Copy out every entry precisely.

• Material for this task:

━━━━━━━━━━━━━━━━━━━━

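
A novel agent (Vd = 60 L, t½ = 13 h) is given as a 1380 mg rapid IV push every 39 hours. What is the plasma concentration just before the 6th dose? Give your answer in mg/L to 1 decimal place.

3.3 mg/L

f = (1/2)^(τ/t½) = (1/2)^(39/13) ≈ 0.1250.
C₀ = D/Vd = 1380/60 ≈ 23.000 mg/L.
Before the 6th dose, 5 doses have been given. Superposition: Cmin = C₀·(f + f² + … + f^5).
≈ 23.000 × (0.1250 + 0.0156 + 0.0020 + 0.0002 + 0.0000) ≈ 23.000 × 0.1428 ≈ 3.284 mg/L.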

━━━━━━━━━━━━━━━━━━━━

• Result for this exercise:
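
A novel agent (Vd = 60 L, t½ = 13 h) is given as a 1380 mg rapid IV push every 39 hours. What is the plasma concentration just before the 6th dose? Give your answer in mg/L to 1 decimal place.

3.3 mg/L

f = (1/2)^(τ/t½) = (1/2)^(39/13) ≈ 0.1250.
C₀ = D/Vd = 1380/60 ≈ 23.000 mg/L.
Before the 6th dose, 5 doses have been given. Superposition: Cmin = C₀·(f + f² + … + f^5).
≈ 23.000 × (0.1250 + 0.0156 + 0.0020 + 0.0002 + 0.0000) ≈ 23.000 × 0.1428 ≈ 3.284 mg/L.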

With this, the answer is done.